Exercise
What do the lines from the top of the data through the line with "from F2: P 4, Q" say? Quote them exactly and include both ends.

■ ■ ■ ■ ■ ■ ■

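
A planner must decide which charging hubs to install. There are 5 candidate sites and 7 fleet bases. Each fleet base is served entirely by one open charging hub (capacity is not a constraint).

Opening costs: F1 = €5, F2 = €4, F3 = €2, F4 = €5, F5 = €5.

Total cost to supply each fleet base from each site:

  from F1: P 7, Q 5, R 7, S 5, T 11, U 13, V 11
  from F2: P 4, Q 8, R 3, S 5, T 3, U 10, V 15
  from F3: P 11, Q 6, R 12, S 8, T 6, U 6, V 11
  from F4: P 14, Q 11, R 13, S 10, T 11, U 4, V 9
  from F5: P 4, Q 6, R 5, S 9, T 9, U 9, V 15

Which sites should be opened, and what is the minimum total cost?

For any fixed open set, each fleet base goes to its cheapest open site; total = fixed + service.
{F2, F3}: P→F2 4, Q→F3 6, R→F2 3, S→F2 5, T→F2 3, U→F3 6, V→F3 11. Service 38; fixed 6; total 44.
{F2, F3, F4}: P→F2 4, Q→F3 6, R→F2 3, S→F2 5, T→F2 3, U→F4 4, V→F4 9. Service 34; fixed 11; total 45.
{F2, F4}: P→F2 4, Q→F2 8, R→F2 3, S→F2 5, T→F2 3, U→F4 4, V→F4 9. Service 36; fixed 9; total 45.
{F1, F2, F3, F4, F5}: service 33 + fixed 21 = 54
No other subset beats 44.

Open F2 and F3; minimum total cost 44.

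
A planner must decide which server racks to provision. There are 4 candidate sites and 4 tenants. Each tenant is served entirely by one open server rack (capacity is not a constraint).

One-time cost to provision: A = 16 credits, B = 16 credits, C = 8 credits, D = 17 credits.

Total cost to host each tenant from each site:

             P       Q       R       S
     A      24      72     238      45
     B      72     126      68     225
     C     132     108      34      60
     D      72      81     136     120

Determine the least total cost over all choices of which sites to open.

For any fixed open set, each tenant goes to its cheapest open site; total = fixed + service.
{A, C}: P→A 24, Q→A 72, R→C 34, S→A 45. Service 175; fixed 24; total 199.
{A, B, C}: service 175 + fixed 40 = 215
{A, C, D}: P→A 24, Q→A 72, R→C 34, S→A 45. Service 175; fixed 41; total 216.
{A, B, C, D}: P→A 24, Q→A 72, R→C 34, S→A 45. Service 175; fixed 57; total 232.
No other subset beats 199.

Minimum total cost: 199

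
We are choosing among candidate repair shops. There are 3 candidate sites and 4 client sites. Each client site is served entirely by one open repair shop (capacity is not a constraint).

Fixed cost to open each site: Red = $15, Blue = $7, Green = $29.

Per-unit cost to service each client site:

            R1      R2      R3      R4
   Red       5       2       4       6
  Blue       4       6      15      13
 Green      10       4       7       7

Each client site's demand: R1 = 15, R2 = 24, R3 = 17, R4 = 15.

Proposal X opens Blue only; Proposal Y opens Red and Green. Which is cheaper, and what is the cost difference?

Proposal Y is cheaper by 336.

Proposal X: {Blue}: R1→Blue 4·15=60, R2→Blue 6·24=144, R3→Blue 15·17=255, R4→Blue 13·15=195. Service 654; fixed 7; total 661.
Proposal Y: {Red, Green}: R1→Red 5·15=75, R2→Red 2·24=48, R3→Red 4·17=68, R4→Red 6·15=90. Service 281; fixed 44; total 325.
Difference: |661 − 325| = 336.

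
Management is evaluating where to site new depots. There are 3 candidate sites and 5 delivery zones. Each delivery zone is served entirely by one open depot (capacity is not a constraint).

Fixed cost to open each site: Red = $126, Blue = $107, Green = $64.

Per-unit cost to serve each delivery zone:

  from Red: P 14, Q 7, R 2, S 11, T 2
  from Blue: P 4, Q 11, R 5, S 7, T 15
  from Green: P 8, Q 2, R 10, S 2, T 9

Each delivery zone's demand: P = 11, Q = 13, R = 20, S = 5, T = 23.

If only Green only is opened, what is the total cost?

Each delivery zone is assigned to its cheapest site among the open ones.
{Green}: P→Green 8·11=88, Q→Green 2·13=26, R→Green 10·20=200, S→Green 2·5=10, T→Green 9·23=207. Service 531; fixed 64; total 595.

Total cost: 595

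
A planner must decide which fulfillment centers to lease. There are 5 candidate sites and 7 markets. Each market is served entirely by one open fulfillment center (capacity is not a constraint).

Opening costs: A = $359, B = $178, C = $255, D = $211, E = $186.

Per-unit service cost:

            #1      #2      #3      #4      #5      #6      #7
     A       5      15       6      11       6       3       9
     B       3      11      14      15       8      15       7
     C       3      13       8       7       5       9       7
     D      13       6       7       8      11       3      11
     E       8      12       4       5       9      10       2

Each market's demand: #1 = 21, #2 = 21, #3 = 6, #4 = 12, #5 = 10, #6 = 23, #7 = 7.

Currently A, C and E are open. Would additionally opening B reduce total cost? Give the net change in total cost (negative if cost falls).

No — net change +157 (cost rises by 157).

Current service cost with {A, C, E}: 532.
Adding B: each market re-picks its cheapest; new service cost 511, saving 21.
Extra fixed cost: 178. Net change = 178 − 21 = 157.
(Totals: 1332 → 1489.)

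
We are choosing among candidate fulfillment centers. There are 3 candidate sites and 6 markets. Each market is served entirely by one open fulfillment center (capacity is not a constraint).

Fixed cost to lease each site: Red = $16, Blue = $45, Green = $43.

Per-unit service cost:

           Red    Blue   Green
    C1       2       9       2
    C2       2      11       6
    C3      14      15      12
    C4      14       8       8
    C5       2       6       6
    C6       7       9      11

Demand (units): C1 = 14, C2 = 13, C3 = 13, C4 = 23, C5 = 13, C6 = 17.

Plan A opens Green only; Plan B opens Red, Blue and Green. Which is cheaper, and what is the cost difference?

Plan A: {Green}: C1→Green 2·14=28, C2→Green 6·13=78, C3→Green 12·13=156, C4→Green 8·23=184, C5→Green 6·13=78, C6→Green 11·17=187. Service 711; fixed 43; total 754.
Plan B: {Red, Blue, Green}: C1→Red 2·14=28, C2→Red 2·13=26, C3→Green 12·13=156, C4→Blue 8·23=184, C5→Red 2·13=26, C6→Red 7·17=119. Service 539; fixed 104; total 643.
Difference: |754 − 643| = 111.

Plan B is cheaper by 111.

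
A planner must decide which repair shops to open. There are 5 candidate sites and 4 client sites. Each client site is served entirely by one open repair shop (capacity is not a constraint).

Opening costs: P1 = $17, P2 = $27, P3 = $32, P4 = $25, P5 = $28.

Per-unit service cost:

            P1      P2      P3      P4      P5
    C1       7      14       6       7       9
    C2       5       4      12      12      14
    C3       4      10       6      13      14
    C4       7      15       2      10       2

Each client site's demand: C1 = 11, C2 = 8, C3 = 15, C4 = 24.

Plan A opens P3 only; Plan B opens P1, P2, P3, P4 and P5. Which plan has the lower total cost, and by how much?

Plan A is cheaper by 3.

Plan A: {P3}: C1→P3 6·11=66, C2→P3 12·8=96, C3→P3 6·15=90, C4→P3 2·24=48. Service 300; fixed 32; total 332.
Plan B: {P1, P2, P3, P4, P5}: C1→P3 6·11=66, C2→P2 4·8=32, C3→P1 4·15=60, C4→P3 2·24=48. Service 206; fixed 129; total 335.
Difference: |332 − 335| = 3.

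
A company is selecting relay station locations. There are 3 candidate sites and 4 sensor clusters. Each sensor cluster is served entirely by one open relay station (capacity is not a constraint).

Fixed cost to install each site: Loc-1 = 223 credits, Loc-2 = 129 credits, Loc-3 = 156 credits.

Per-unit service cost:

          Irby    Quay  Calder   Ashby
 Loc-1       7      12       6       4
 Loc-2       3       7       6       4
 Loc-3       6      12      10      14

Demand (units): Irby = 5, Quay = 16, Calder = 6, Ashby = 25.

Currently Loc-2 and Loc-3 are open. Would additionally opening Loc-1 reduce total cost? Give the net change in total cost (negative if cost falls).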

■ ■ ■ ■ ■ ■ ■

Result of this exercise
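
A planner must decide which charging hubs to install. There are 5 candidate sites and 7 fleet bases. Each fleet base is served entirely by one open charging hub (capacity is not a constraint).

Opening costs: F1 = €5, F2 = €4, F3 = €2, F4 = €5, F5 = €5.

Total cost to supply each fleet base from each site:

  from F1: P 7, Q 5, R 7, S 5, T 11, U 13, V 11
  from F2: P 4, Q 8, R 3, S 5, T 3, U 10, V 15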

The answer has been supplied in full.